Your task
Each line from the start of the data below through the one containing "Ordered rules: 1. e -> o, i -> u / B C0 _" must be reproduced exactly.

Dataset entries
——————————
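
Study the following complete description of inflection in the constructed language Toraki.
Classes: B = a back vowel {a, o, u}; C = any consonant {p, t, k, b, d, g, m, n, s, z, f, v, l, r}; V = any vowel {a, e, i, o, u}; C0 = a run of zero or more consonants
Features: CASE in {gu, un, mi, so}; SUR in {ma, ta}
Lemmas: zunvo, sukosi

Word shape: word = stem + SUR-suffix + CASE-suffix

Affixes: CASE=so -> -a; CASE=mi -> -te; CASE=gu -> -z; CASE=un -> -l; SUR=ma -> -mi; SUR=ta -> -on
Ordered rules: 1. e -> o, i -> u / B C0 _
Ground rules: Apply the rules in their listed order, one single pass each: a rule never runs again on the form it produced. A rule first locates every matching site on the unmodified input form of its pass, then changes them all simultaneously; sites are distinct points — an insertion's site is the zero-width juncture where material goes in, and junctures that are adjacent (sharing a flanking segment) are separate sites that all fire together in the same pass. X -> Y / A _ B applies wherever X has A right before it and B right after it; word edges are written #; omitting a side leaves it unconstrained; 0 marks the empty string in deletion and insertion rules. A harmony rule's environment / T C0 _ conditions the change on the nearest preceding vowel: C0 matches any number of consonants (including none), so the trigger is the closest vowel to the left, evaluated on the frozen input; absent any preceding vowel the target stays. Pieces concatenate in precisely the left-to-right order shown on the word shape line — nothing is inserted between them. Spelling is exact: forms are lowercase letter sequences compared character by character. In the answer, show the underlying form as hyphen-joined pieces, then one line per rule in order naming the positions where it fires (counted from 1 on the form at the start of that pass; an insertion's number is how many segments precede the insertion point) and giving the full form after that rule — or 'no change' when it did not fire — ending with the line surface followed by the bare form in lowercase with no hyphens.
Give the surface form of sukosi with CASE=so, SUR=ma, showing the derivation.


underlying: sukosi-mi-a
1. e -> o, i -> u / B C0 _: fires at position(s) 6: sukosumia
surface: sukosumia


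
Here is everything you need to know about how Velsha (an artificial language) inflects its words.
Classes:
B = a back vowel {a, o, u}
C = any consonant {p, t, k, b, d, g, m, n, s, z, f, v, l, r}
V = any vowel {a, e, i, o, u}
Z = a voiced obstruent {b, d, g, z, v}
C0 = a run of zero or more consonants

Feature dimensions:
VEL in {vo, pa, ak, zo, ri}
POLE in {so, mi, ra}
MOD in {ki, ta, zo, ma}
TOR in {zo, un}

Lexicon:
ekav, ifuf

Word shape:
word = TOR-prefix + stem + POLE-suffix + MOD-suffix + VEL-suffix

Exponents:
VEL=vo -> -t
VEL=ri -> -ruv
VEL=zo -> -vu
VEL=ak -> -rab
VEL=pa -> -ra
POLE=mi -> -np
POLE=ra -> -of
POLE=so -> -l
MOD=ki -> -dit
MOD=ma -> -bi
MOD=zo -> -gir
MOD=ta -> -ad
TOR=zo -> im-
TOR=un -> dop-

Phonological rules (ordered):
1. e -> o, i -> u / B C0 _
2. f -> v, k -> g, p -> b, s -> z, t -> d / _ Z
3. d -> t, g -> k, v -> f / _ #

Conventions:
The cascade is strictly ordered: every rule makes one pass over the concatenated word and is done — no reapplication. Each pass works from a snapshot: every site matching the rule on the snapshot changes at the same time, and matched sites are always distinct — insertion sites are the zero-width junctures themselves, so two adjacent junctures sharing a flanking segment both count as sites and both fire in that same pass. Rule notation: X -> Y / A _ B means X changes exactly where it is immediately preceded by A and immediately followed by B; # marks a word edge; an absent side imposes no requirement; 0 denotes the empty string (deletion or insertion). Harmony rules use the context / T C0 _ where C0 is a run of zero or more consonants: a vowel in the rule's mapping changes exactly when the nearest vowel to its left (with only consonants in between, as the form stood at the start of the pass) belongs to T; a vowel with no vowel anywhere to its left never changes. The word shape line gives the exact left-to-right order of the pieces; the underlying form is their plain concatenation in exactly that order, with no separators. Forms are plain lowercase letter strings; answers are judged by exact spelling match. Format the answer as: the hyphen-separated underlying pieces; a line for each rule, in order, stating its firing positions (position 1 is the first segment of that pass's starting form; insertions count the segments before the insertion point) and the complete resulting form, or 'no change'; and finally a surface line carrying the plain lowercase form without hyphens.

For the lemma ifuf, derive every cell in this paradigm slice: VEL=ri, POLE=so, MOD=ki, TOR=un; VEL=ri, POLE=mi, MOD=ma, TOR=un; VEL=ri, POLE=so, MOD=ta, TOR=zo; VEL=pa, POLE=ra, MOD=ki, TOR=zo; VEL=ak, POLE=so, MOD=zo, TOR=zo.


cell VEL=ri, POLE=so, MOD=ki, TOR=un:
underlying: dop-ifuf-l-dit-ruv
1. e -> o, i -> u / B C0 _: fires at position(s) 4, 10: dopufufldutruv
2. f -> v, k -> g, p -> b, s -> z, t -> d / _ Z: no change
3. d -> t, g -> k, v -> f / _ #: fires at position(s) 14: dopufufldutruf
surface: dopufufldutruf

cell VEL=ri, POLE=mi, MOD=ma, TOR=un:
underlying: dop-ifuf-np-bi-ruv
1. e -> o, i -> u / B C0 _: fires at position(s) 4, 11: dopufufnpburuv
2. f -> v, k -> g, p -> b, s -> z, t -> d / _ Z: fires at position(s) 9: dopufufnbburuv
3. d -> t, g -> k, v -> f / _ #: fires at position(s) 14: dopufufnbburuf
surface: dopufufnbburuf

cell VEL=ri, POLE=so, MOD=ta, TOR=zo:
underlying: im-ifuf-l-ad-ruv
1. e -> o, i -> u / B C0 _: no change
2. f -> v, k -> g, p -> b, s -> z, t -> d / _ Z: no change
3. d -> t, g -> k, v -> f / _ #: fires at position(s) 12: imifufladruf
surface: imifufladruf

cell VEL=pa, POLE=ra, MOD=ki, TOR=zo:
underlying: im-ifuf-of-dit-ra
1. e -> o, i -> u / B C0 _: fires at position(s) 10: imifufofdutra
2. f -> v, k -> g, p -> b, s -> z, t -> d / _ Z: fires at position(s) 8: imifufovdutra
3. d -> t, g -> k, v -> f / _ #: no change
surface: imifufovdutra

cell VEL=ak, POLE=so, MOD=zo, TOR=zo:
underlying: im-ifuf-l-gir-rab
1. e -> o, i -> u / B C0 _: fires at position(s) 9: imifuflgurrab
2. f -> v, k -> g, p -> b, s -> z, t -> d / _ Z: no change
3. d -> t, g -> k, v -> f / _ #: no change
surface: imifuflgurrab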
——————————
Solution to the problem
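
Study the following complete description of inflection in the constructed language Toraki.
Classes: B = a back vowel {a, o, u}; C = any consonant {p, t, k, b, d, g, m, n, s, z, f, v, l, r}; V = any vowel {a, e, i, o, u}; C0 = a run of zero or more consonants
Features: CASE in {gu, un, mi, so}; SUR in {ma, ta}
Lemmas: zunvo, sukosi

Word shape: word = stem + SUR-suffix + CASE-suffix

Affixes: CASE=so -> -a; CASE=mi -> -te; CASE=gu -> -z; CASE=un -> -l; SUR=ma -> -mi; SUR=ta -> -on
Ordered rules: 1. e -> o, i -> u / B C0 _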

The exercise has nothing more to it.